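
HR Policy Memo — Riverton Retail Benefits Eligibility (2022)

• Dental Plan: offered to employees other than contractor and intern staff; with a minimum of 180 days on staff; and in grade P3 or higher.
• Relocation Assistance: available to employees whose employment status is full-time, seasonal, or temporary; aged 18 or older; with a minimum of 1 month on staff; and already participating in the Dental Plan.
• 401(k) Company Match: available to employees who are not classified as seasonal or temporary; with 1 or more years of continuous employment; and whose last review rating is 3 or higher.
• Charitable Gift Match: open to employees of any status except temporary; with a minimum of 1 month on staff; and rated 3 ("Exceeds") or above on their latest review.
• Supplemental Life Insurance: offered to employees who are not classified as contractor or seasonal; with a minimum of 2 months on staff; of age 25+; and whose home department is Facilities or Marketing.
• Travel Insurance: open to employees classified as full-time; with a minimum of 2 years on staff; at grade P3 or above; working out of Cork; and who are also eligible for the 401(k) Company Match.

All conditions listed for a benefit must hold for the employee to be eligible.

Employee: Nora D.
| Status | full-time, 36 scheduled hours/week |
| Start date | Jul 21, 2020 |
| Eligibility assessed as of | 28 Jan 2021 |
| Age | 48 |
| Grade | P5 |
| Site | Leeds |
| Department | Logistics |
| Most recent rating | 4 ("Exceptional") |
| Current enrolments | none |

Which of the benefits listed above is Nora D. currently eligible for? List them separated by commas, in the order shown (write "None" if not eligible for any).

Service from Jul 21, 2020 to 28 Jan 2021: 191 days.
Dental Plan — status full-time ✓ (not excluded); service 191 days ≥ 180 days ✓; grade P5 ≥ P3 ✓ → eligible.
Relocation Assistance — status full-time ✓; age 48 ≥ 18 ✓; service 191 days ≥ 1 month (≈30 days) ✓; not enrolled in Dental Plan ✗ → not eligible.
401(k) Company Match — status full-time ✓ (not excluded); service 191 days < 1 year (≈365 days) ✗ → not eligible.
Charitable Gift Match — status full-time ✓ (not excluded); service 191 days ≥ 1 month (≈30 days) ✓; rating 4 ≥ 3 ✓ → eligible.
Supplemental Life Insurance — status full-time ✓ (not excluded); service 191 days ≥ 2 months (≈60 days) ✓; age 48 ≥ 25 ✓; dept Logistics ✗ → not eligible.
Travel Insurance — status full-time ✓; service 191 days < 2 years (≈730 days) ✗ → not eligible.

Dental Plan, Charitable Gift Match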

= = = =

| Activity |
The lines above from the one with "28 Jan 2021 |" through the one with "enrolments | none |" are to be duplicated exactly, ends included, with nothing added.

| Response to the task |
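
| Eligibility assessed as of | 28 Jan 2021 |
| Age | 48 |
| Grade | P5 |
| Site | Leeds |
| Department | Logistics |
| Most recent rating | 4 ("Exceptional") |
| Current enrolments | none |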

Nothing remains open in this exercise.